> _Activity_
Would you restate, exactly as they appear, the lines from the one containing "rectangular portion 130" through the end of the data below?

Extracted records
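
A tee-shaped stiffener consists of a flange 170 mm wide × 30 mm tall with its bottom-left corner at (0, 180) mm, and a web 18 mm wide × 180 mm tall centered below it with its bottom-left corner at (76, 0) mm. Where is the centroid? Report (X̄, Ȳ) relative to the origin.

X̄ = 85.00 mm, Ȳ = 154.21 mm

web: A = 18 × 180 = 3240.00, centroid at (85.00, 90.00).
flange: A = 170 × 30 = 5100.00, centroid at (85.00, 195.00).
ΣA = 8340.00 mm²
ΣAX̄ = (3240.00)(85.00) + (5100.00)(85.00) = 708900.00 mm³
ΣAȲ = (3240.00)(90.00) + (5100.00)(195.00) = 1286100.00 mm³
X̄ = 708900.00 / 8340.00 = 85.00 mm
Ȳ = 1286100.00 / 8340.00 = 154.21 mm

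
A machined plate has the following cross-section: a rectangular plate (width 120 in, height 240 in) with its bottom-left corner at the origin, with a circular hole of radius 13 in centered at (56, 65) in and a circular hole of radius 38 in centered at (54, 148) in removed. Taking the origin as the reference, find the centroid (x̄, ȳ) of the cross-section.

Part | A | x̄ᵢ | ȳᵢ | A·x̄ᵢ | A·ȳᵢ
plate | 28800.00 | 60.00 | 120.00 | 1728000.00 | 3456000.00
hole 1 | -530.93 | 56.00 | 65.00 | -29732.03 | -34510.40
hole 2 | -4536.46 | 54.00 | 148.00 | -244968.83 | -671396.05
Σ | 23732.61 |  |  | 1453299.14 | 2750093.56
x̄ = 1453299.14 / 23732.61 = 61.24 in
ȳ = 2750093.56 / 23732.61 = 115.88 in

x̄ = 61.24 in, ȳ = 115.88 in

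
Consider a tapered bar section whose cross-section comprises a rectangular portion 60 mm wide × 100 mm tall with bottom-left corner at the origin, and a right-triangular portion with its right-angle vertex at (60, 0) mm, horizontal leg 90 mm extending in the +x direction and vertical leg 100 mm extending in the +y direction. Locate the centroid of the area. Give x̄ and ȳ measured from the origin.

rectangular portion: A = 60 × 100 = 6000.00, centroid at (30.00, 50.00).
triangular portion: A = ½·90·100 = 4500.00, centroid at (90.00, 33.33).
ΣA = 10500.00 mm², ΣAx̄ = 585000.00 mm³, ΣAȳ = 450000.00 mm³.
x̄ = 585000.00/10500.00 = 55.71 mm; ȳ = 450000.00/10500.00 = 42.86 mm.

x̄ = 55.71 mm, ȳ = 42.86 mm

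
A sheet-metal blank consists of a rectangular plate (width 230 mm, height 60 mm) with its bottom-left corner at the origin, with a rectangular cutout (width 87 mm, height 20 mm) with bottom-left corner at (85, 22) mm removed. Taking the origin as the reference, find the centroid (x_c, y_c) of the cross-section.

Part | A | x̄ᵢ | ȳᵢ | A·x̄ᵢ | A·ȳᵢ
plate | 13800.00 | 115.00 | 30.00 | 1587000.00 | 414000.00
hole | -1740.00 | 128.50 | 32.00 | -223590.00 | -55680.00
Σ | 12060.00 |  |  | 1363410.00 | 358320.00
x_c = 1363410.00 / 12060.00 = 113.05 mm
y_c = 358320.00 / 12060.00 = 29.71 mm

x_c = 113.05 mm, y_c = 29.71 mm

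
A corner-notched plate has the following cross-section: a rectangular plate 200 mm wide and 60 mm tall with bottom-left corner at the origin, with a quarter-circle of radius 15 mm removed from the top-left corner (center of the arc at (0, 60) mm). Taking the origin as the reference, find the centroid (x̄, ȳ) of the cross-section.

plate: A = 200 × 60 = 12000.00, centroid at (100.00, 30.00).
removed quarter-circle: A = −¼π·15² = -176.71, centroid at (6.37, 53.63).
ΣA = 11823.29 mm²
ΣAx̄ = (12000.00)(100.00) + (-176.71)(6.37) = 1198875.00 mm³
ΣAȳ = (12000.00)(30.00) + (-176.71)(53.63) = 350522.12 mm³
x̄ = 1198875.00 / 11823.29 = 101.40 mm
ȳ = 350522.12 / 11823.29 = 29.65 mm

x̄ = 101.40 mm, ȳ = 29.65 mm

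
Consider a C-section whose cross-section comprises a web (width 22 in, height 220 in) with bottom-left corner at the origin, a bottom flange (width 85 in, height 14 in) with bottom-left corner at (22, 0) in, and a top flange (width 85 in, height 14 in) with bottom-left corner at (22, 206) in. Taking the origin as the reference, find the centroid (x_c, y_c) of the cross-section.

Part | A | x̄ᵢ | ȳᵢ | A·x̄ᵢ | A·ȳᵢ
web | 4840.00 | 11.00 | 110.00 | 53240.00 | 532400.00
bottom flange | 1190.00 | 64.50 | 7.00 | 76755.00 | 8330.00
top flange | 1190.00 | 64.50 | 213.00 | 76755.00 | 253470.00
Σ | 7220.00 |  |  | 206750.00 | 794200.00
x_c = 206750.00 / 7220.00 = 28.64 in
y_c = 794200.00 / 7220.00 = 110.00 in

x_c = 28.64 in, y_c = 110.00 in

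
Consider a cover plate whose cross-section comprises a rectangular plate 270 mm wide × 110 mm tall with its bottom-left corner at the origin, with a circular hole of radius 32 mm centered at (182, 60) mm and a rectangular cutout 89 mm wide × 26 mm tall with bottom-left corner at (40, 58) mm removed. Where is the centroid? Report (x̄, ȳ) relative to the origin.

plate: A = 270 × 110 = 29700.00, centroid at (135.00, 55.00).
hole 1: A = −π·32² = -3216.99, centroid at (182.00, 60.00).
hole 2: A = −(89 × 26) = -2314.00, centroid at (84.50, 71.00).
ΣA = 24169.01 mm²
ΣAx̄ = (29700.00)(135.00) + (-3216.99)(182.00) + (-2314.00)(84.50) = 3228474.66 mm³
ΣAȳ = (29700.00)(55.00) + (-3216.99)(60.00) + (-2314.00)(71.00) = 1276186.55 mm³
x̄ = 3228474.66 / 24169.01 = 133.58 mm
ȳ = 1276186.55 / 24169.01 = 52.80 mm

x̄ = 133.58 mm, ȳ = 52.80 mm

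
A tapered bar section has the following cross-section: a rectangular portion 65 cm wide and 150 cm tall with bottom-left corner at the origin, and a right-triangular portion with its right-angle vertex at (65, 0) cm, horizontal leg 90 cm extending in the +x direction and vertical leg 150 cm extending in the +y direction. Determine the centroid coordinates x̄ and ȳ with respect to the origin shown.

rectangular portion: A = 65 × 150 = 9750.00, centroid at (32.50, 75.00).
triangular portion: A = ½·90·150 = 6750.00, centroid at (95.00, 50.00).
ΣA = 16500.00 cm², ΣAx̄ = 958125.00 cm³, ΣAȳ = 1068750.00 cm³.
x̄ = 958125.00/16500.00 = 58.07 cm; ȳ = 1068750.00/16500.00 = 64.77 cm.

x̄ = 58.07 cm, ȳ = 64.77 cm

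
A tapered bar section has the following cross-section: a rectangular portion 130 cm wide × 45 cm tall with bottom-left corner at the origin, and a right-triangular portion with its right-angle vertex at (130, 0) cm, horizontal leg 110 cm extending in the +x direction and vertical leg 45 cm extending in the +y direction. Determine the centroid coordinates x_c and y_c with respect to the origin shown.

x_c = 95.23 cm, y_c = 20.27 cm

rectangular portion: A = 130 × 45 = 5850.00, centroid at (65.00, 22.50).
triangular portion: A = ½·110·45 = 2475.00, centroid at (166.67, 15.00).
ΣA = 8325.00 cm²
ΣAx_c = (5850.00)(65.00) + (2475.00)(166.67) = 792750.00 cm³
ΣAy_c = (5850.00)(22.50) + (2475.00)(15.00) = 168750.00 cm³
x_c = 792750.00 / 8325.00 = 95.23 cm
y_c = 168750.00 / 8325.00 = 20.27 cm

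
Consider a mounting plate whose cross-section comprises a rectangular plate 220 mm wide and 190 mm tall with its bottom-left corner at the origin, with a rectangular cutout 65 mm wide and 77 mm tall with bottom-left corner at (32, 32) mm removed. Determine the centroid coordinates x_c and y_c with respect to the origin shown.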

> _Result of this exercise_
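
A tapered bar section has the following cross-section: a rectangular portion 130 cm wide × 45 cm tall with bottom-left corner at the origin, and a right-triangular portion with its right-angle vertex at (130, 0) cm, horizontal leg 110 cm extending in the +x direction and vertical leg 45 cm extending in the +y direction. Determine the centroid coordinates x_c and y_c with respect to the origin shown.

x_c = 95.23 cm, y_c = 20.27 cm

rectangular portion: A = 130 × 45 = 5850.00, centroid at (65.00, 22.50).
triangular portion: A = ½·110·45 = 2475.00, centroid at (166.67, 15.00).
ΣA = 8325.00 cm²
ΣAx_c = (5850.00)(65.00) + (2475.00)(166.67) = 792750.00 cm³
ΣAy_c = (5850.00)(22.50) + (2475.00)(15.00) = 168750.00 cm³
x_c = 792750.00 / 8325.00 = 95.23 cm
y_c = 168750.00 / 8325.00 = 20.27 cm

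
Consider a mounting plate whose cross-section comprises a rectangular plate 220 mm wide and 190 mm tall with its bottom-left corner at the origin, with a rectangular cutout 65 mm wide and 77 mm tall with bottom-left corner at (32, 32) mm removed. Determine the centroid coordinates x_c and y_c with respect to the origin shown.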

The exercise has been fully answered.